» Directions for this task: The records below should be written out again, exactly.

» Records supplied:
══════════════════════════════

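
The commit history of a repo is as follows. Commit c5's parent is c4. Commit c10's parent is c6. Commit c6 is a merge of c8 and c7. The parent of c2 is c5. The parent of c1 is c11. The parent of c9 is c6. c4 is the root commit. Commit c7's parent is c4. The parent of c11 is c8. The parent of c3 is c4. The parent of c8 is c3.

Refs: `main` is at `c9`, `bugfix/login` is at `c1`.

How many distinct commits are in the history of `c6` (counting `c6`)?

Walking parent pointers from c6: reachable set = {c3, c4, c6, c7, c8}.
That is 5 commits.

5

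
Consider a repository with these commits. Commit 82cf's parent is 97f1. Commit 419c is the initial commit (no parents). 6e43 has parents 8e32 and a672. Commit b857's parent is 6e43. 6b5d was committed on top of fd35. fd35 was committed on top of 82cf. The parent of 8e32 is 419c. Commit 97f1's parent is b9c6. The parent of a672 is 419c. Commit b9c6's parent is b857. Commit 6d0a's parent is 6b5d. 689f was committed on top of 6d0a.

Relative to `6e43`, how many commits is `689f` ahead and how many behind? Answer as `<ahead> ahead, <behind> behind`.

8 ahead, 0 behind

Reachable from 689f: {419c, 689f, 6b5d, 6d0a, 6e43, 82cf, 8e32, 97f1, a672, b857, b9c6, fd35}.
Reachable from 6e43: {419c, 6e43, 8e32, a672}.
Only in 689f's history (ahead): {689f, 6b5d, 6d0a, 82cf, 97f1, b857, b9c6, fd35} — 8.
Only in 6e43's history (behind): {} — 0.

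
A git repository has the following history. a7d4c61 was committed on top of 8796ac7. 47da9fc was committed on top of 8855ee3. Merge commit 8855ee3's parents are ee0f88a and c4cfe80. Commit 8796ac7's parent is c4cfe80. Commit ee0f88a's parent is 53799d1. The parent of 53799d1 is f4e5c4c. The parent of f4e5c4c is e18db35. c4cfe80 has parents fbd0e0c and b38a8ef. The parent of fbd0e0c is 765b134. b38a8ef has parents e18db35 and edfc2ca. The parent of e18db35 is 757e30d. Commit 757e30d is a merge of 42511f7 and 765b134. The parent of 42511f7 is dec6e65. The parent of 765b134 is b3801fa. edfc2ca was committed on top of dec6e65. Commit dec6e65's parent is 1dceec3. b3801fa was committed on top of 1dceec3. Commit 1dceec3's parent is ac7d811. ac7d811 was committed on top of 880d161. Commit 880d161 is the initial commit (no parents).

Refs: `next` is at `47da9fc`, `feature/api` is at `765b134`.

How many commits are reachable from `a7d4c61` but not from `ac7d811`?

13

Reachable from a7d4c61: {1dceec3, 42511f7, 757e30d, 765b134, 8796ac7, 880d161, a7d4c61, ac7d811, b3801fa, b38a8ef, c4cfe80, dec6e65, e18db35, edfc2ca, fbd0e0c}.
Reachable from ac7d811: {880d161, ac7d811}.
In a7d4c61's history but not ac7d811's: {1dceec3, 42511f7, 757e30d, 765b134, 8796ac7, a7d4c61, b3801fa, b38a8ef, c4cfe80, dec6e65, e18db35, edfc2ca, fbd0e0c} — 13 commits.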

══════════════════════════════

» Response to this task:
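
The commit history of a repo is as follows. Commit c5's parent is c4. Commit c10's parent is c6. Commit c6 is a merge of c8 and c7. The parent of c2 is c5. The parent of c1 is c11. The parent of c9 is c6. c4 is the root commit. Commit c7's parent is c4. The parent of c11 is c8. The parent of c3 is c4. The parent of c8 is c3.

Refs: `main` is at `c9`, `bugfix/login` is at `c1`.

How many distinct commits are in the history of `c6` (counting `c6`)?

Walking parent pointers from c6: reachable set = {c3, c4, c6, c7, c8}.
That is 5 commits.

5

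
Consider a repository with these commits. Commit 82cf's parent is 97f1. Commit 419c is the initial commit (no parents). 6e43 has parents 8e32 and a672. Commit b857's parent is 6e43. 6b5d was committed on top of fd35. fd35 was committed on top of 82cf. The parent of 8e32 is 419c. Commit 97f1's parent is b9c6. The parent of a672 is 419c. Commit b9c6's parent is b857. Commit 6d0a's parent is 6b5d. 689f was committed on top of 6d0a.

Relative to `6e43`, how many commits is `689f` ahead and how many behind? Answer as `<ahead> ahead, <behind> behind`.

8 ahead, 0 behind

Reachable from 689f: {419c, 689f, 6b5d, 6d0a, 6e43, 82cf, 8e32, 97f1, a672, b857, b9c6, fd35}.
Reachable from 6e43: {419c, 6e43, 8e32, a672}.
Only in 689f's history (ahead): {689f, 6b5d, 6d0a, 82cf, 97f1, b857, b9c6, fd35} — 8.
Only in 6e43's history (behind): {} — 0.

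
A git repository has the following history. a7d4c61 was committed on top of 8796ac7. 47da9fc was committed on top of 8855ee3. Merge commit 8855ee3's parents are ee0f88a and c4cfe80. Commit 8796ac7's parent is c4cfe80. Commit ee0f88a's parent is 53799d1. The parent of 53799d1 is f4e5c4c. The parent of f4e5c4c is e18db35. c4cfe80 has parents fbd0e0c and b38a8ef. The parent of fbd0e0c is 765b134. b38a8ef has parents e18db35 and edfc2ca. The parent of e18db35 is 757e30d. Commit 757e30d is a merge of 42511f7 and 765b134. The parent of 42511f7 is dec6e65. The parent of 765b134 is b3801fa. edfc2ca was committed on top of dec6e65. Commit dec6e65's parent is 1dceec3. b3801fa was committed on top of 1dceec3. Commit 1dceec3's parent is ac7d811. ac7d811 was committed on top of 880d161. Commit 880d161 is the initial commit (no parents).

Refs: `next` is at `47da9fc`, `feature/api` is at `765b134`.

How many commits are reachable from `a7d4c61` but not from `ac7d811`?

13

Reachable from a7d4c61: {1dceec3, 42511f7, 757e30d, 765b134, 8796ac7, 880d161, a7d4c61, ac7d811, b3801fa, b38a8ef, c4cfe80, dec6e65, e18db35, edfc2ca, fbd0e0c}.
Reachable from ac7d811: {880d161, ac7d811}.
In a7d4c61's history but not ac7d811's: {1dceec3, 42511f7, 757e30d, 765b134, 8796ac7, a7d4c61, b3801fa, b38a8ef, c4cfe80, dec6e65, e18db35, edfc2ca, fbd0e0c} — 13 commits.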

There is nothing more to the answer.